What is required ▸ I need the lines below from the one with "Answer: 9088/7 ≈ 1298.3" down to the one with "Answer: Rational(9088, 7) ≈ 1298.3" reproduced exactly, both ends included, and nothing else.

Available data ▸

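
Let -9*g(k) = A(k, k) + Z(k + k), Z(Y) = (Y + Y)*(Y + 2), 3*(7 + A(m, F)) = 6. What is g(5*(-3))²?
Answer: 2805625/81 ≈ 34637.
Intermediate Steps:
A(m, F) = -5 (A(m, F) = -7 + (⅓)*6 = -7 + 2 = -5)
Z(Y) = 2*Y*(2 + Y) (Z(Y) = (2*Y)*(2 + Y) = 2*Y*(2 + Y))
g(k) = 5/9 - 4*k*(2 + 2*k)/9 (g(k) = -(-5 + 2*(k + k)*(2 + (k + k)))/9 = -(-5 + 2*(2*k)*(2 + 2*k))/9 = -(-5 + 4*k*(2 + 2*k))/9 = 5/9 - 4*k*(2 + 2*k)/9)
g(5*(-3))² = (5/9 - 8*5*(-3)*(1 + 5*(-3))/9)² = (5/9 - 8/9*(-15)*(1 - 15))² = (5/9 - 8/9*(-15)*(-14))² = (5/9 - 560/3)² = (-1675/9)² = 2805625/81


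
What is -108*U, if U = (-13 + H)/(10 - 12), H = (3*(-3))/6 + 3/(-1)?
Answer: -945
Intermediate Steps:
H = -9/2 (H = -9*⅙ + 3*(-1) = -3/2 - 3 = -9/2 ≈ -4.5000)
U = 35/4 (U = (-13 - 9/2)/(10 - 12) = -35/2/(-2) = -35/2*(-½) = 35/4 ≈ 8.7500)
-108*U = -108*35/4 = -945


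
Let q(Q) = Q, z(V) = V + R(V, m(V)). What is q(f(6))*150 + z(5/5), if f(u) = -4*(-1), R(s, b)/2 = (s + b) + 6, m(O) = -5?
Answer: 605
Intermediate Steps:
R(s, b) = 12 + 2*b + 2*s (R(s, b) = 2*((s + b) + 6) = 2*((b + s) + 6) = 2*(6 + b + s) = 12 + 2*b + 2*s)
f(u) = 4
z(V) = 2 + 3*V (z(V) = V + (12 + 2*(-5) + 2*V) = V + (12 - 10 + 2*V) = V + (2 + 2*V) = 2 + 3*V)
q(f(6))*150 + z(5/5) = 4*150 + (2 + 3*(5/5)) = 600 + (2 + 3*(5*(⅕))) = 600 + (2 + 3*1) = 600 + (2 + 3) = 600 + 5 = 605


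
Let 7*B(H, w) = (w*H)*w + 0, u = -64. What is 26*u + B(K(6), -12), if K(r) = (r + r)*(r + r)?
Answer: 9088/7 ≈ 1298.3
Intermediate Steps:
K(r) = 4*r² (K(r) = (2*r)*(2*r) = 4*r²)
B(H, w) = H*w²/7 (B(H, w) = ((w*H)*w + 0)/7 = ((H*w)*w + 0)/7 = (H*w² + 0)/7 = (H*w²)/7 = H*w²/7)
26*u + B(K(6), -12) = 26*(-64) + (⅐)*(4*6²)*(-12)² = -1664 + (⅐)*(4*36)*144 = -1664 + (⅐)*144*144 = -1664 + 20736/7 = 9088/7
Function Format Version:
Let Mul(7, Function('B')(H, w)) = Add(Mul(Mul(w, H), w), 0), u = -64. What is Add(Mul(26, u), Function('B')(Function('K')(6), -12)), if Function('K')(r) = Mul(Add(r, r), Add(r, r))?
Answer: Rational(9088, 7) ≈ 1298.3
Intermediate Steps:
Function('K')(r) = Mul(4, Pow(r, 2)) (Function('K')(r) = Mul(Mul(2, r), Mul(2, r)) = Mul(4, Pow(r, 2)))
Function('B')(H, w) = Mul(Rational(1, 7), H, Pow(w, 2)) (Function('B')(H, w) = Mul(Rational(1, 7), Add(Mul(Mul(w, H), w), 0)) = Mul(Rational(1, 7), Add(Mul(Mul(H, w), w), 0)) = Mul(Rational(1, 7), Add(Mul(H, Pow(w, 2)), 0)) = Mul(Rational(1, 7), Mul(H, Pow(w, 2))) = Mul(Rational(1, 7), H, Pow(w, 2)))
Add(Mul(26, u), Function('B')(Function('K')(6), -12)) = Add(Mul(26, -64), Mul(Rational(1, 7), Mul(4, Pow(6, 2)), Pow(-12, 2))) = Add(-1664, Mul(Rational(1, 7), Mul(4, 36), 144)) = Add(-1664, Mul(Rational(1, 7), 144, 144)) = Add(-1664, Rational(20736, 7)) = Rational(9088, 7)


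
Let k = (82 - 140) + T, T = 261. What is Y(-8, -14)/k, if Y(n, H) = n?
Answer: -8/203 ≈ -0.039409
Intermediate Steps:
k = 203 (k = (82 - 140) + 261 = -58 + 261 = 203)
Y(-8, -14)/k = -8/203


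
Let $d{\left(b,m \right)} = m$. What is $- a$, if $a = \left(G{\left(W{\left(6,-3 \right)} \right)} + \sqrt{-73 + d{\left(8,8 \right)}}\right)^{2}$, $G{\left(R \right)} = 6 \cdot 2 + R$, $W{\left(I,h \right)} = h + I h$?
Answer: $-16 + 18 i \sqrt{65} \approx -16.0 + 145.12 i$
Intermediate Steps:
$G{\left(R \right)} = 12 + R$
$a = \left(-9 + i \sqrt{65}\right)^{2}$ ($a = \left(\left(12 - 3 \left(1 + 6\right)\right) + \sqrt{-73 + 8}\right)^{2} = \left(\left(12 - 21\right) + \sqrt{-65}\right)^{2} = \left(\left(12 - 21\right) + i \sqrt{65}\right)^{2} = \left(-9 + i \sqrt{65}\right)^{2} \approx 16.0 - 145.12 i$)
$- a = - \left(-9 + i \sqrt{65}\right)^{2}$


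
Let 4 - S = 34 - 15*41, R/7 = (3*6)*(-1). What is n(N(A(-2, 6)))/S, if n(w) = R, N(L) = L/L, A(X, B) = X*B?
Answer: -14/65 ≈ -0.21538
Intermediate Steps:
A(X, B) = B*X
N(L) = 1
R = -126 (R = 7*((3*6)*(-1)) = 7*(18*(-1)) = 7*(-18) = -126)
n(w) = -126
S = 585 (S = 4 - (34 - 15*41) = 4 - (34 - 615) = 4 - 1*(-581) = 4 + 581 = 585)
n(N(A(-2, 6)))/S = -126/585 = -126*1/585 = -14/65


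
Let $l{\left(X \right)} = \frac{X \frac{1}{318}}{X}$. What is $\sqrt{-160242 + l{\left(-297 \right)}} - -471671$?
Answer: $471671 + \frac{19 i \sqrt{44887290}}{318} \approx 4.7167 \cdot 10^{5} + 400.3 i$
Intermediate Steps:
$l{\left(X \right)} = \frac{1}{318}$ ($l{\left(X \right)} = \frac{X \frac{1}{318}}{X} = \frac{\frac{1}{318} X}{X} = \frac{1}{318}$)
$\sqrt{-160242 + l{\left(-297 \right)}} - -471671 = \sqrt{-160242 + \frac{1}{318}} - -471671 = \sqrt{- \frac{50956955}{318}} + 471671 = \frac{19 i \sqrt{44887290}}{318} + 471671 = 471671 + \frac{19 i \sqrt{44887290}}{318}$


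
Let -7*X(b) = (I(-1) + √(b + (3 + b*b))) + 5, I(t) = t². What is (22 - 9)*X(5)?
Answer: -78/7 - 13*√33/7 ≈ -21.811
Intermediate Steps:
X(b) = -6/7 - √(3 + b + b²)/7 (X(b) = -(((-1)² + √(b + (3 + b*b))) + 5)/7 = -((1 + √(b + (3 + b²))) + 5)/7 = -((1 + √(3 + b + b²)) + 5)/7 = -(6 + √(3 + b + b²))/7 = -6/7 - √(3 + b + b²)/7)
(22 - 9)*X(5) = (22 - 9)*(-6/7 - √(3 + 5 + 5²)/7) = 13*(-6/7 - √(3 + 5 + 25)/7) = 13*(-6/7 - √33/7) = -78/7 - 13*√33/7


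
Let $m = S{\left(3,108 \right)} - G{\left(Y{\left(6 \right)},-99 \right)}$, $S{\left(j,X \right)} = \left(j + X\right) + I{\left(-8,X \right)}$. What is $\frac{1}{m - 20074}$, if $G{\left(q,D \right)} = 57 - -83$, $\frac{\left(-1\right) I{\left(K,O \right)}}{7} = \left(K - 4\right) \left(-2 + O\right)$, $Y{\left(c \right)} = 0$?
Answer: $- \frac{1}{11199} \approx -8.9294 \cdot 10^{-5}$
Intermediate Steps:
$I{\left(K,O \right)} = - 7 \left(-4 + K\right) \left(-2 + O\right)$ ($I{\left(K,O \right)} = - 7 \left(K - 4\right) \left(-2 + O\right) = - 7 \left(-4 + K\right) \left(-2 + O\right)$)
$S{\left(j,X \right)} = -168 + j + 85 X$ ($S{\left(j,X \right)} = \left(j + X\right) + \left(-56 + 14 \left(-8\right) + 28 X - - 56 X\right) = \left(X + j\right) + \left(-56 - 112 + 28 X + 56 X\right) = \left(X + j\right) + \left(-168 + 84 X\right) = -168 + j + 85 X$)
$G{\left(q,D \right)} = 140$ ($G{\left(q,D \right)} = 57 + 83 = 140$)
$m = 8875$ ($m = \left(-168 + 3 + 85 \cdot 108\right) - 140 = \left(-168 + 3 + 9180\right) - 140 = 9015 - 140 = 8875$)
$\frac{1}{m - 20074} = \frac{1}{8875 - 20074} = \frac{1}{-11199} = - \frac{1}{11199}$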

Exercise result ▸
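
Answer: 9088/7 ≈ 1298.3
Intermediate Steps:
K(r) = 4*r² (K(r) = (2*r)*(2*r) = 4*r²)
B(H, w) = H*w²/7 (B(H, w) = ((w*H)*w + 0)/7 = ((H*w)*w + 0)/7 = (H*w² + 0)/7 = (H*w²)/7 = H*w²/7)
26*u + B(K(6), -12) = 26*(-64) + (⅐)*(4*6²)*(-12)² = -1664 + (⅐)*(4*36)*144 = -1664 + (⅐)*144*144 = -1664 + 20736/7 = 9088/7
Function Format Version:
Let Mul(7, Function('B')(H, w)) = Add(Mul(Mul(w, H), w), 0), u = -64. What is Add(Mul(26, u), Function('B')(Function('K')(6), -12)), if Function('K')(r) = Mul(Add(r, r), Add(r, r))?
Answer: Rational(9088, 7) ≈ 1298.3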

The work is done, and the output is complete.